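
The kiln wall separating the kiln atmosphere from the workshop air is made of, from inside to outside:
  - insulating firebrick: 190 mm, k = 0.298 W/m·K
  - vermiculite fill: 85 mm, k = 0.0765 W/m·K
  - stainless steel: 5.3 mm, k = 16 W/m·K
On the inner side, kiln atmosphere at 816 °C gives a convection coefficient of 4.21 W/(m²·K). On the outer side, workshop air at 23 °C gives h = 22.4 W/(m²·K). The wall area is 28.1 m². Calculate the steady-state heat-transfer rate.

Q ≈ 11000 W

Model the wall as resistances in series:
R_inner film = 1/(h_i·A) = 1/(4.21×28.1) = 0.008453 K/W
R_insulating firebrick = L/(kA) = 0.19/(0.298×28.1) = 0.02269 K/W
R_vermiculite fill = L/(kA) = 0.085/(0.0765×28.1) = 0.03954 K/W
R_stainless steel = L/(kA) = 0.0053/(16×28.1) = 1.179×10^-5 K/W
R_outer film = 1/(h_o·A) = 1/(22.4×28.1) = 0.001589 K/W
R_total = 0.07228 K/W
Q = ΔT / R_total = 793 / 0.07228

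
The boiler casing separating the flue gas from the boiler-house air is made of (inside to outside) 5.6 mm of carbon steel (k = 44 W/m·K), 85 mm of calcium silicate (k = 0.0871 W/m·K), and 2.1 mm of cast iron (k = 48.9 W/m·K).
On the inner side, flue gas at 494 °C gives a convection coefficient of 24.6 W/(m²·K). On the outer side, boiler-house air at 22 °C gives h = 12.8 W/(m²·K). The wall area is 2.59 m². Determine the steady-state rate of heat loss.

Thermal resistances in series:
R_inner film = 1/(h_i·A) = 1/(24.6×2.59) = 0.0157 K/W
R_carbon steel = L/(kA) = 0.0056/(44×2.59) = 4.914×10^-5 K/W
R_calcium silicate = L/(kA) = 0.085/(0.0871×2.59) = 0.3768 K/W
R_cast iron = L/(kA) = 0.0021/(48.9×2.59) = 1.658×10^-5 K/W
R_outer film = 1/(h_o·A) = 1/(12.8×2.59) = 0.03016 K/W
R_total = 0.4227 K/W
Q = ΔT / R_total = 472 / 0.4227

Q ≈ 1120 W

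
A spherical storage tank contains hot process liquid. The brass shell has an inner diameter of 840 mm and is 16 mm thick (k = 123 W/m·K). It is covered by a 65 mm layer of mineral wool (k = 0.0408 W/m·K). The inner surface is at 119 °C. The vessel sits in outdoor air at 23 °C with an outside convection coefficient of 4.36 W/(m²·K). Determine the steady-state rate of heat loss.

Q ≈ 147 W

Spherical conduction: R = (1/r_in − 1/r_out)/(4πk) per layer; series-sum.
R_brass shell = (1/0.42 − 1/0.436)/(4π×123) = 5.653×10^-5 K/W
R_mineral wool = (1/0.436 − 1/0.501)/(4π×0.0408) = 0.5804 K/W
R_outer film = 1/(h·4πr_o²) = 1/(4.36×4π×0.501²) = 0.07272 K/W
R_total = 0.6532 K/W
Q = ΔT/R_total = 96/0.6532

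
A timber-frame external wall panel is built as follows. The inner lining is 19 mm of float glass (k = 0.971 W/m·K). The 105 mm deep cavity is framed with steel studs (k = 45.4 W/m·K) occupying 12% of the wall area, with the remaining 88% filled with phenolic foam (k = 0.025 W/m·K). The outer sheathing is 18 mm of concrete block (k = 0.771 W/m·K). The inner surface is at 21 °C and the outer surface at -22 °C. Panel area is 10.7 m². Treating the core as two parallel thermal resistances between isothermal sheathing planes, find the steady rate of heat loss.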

+++

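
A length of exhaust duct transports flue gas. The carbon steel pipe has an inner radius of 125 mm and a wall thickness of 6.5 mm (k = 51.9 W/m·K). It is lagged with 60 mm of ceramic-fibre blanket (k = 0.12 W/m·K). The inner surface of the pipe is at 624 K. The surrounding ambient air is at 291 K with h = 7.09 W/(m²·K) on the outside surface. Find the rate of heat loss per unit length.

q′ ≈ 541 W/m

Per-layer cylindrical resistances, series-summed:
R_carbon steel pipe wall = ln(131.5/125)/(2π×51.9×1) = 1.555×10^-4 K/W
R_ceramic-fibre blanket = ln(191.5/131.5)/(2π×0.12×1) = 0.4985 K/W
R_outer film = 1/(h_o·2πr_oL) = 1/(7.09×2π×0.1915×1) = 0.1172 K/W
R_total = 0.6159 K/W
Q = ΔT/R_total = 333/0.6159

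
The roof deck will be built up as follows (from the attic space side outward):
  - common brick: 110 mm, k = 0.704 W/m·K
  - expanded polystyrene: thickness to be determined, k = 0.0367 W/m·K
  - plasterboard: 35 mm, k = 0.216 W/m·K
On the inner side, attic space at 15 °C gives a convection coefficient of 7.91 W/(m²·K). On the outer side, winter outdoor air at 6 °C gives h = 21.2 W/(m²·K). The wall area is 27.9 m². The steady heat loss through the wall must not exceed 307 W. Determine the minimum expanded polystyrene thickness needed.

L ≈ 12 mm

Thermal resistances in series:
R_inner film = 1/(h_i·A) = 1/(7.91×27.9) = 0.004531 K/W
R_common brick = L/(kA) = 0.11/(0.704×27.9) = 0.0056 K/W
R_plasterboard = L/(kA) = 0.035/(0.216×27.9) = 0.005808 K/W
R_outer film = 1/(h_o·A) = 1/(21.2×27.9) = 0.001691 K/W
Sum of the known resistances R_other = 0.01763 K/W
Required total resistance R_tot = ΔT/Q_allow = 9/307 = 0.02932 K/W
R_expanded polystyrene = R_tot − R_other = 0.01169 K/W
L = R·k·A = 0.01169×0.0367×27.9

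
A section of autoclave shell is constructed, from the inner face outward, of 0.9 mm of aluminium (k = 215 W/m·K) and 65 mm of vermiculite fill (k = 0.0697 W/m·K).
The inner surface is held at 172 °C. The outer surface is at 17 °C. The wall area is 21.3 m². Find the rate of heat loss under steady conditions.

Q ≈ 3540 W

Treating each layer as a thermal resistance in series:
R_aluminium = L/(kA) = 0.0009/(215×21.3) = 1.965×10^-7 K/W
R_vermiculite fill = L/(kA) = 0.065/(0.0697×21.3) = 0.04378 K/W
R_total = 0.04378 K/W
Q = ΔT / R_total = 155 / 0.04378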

+++

● **To do**
All lines in the listing above from the line containing "- common brick: 110 mm, k = 0.704 W/m·K" to the line containing "- plasterboard: 35 mm, k = 0.216 W/m·K", inclusive, should be retyped exactly; no other lines should appear.

● **Exercise solution**
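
  - common brick: 110 mm, k = 0.704 W/m·K
  - expanded polystyrene: thickness to be determined, k = 0.0367 W/m·K
  - plasterboard: 35 mm, k = 0.216 W/m·K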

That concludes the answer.